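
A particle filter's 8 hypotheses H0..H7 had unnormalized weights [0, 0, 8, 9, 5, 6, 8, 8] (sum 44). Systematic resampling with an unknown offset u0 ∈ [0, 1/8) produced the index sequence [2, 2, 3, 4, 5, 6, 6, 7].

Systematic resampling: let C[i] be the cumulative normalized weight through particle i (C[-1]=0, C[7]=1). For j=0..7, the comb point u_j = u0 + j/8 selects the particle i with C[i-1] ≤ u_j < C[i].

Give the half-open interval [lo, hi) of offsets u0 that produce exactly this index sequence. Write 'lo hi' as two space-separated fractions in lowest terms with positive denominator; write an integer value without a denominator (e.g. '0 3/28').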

::::::

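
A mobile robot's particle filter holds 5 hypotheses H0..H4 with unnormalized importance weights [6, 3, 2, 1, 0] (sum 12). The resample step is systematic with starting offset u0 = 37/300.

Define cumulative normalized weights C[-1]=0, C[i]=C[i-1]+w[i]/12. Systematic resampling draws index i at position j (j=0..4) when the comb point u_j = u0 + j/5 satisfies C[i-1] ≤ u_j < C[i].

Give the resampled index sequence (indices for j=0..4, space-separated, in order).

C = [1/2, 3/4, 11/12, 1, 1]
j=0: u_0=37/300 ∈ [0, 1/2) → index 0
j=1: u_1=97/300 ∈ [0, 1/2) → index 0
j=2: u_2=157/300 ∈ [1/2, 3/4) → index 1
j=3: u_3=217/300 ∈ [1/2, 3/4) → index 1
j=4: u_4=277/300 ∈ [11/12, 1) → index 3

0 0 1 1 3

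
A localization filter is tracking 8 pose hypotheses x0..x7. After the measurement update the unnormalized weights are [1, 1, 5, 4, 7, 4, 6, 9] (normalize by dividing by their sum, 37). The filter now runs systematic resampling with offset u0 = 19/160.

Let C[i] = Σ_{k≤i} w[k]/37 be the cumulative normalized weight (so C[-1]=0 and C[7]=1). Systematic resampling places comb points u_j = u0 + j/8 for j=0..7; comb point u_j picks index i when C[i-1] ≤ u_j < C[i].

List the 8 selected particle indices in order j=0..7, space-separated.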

::::::

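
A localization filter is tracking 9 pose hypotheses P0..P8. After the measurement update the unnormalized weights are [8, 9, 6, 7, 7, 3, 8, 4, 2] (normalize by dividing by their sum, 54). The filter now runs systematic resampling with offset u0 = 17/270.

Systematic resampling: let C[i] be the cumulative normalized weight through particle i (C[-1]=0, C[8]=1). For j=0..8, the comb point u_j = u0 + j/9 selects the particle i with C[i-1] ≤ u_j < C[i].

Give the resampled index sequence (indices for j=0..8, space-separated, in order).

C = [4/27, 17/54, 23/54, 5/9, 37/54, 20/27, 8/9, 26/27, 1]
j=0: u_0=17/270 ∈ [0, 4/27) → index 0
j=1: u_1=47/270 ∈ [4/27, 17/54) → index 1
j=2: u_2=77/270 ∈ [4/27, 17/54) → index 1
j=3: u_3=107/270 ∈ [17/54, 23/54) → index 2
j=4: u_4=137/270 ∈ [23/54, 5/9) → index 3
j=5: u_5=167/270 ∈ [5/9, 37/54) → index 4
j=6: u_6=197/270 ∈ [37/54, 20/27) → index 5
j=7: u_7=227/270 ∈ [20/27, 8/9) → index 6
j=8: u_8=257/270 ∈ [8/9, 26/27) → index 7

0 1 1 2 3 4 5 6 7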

::::::

Exercise aim
Starting with the line with "A particle filter's" above and going on through the line with "Give the half-open", transcribe every line exactly, both ends included, and add nothing.

Task answer
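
A particle filter's 8 hypotheses H0..H7 had unnormalized weights [0, 0, 8, 9, 5, 6, 8, 8] (sum 44). Systematic resampling with an unknown offset u0 ∈ [0, 1/8) produced the index sequence [2, 2, 3, 4, 5, 6, 6, 7].

Systematic resampling: let C[i] be the cumulative normalized weight through particle i (C[-1]=0, C[7]=1). For j=0..7, the comb point u_j = u0 + j/8 selects the particle i with C[i-1] ≤ u_j < C[i].

Give the half-open interval [lo, hi) of offsets u0 that produce exactly this index sequence. Write 'lo hi' as two space-separated fractions in lowest terms with positive denominator; write an integer value without a denominator (e.g. '0 3/28').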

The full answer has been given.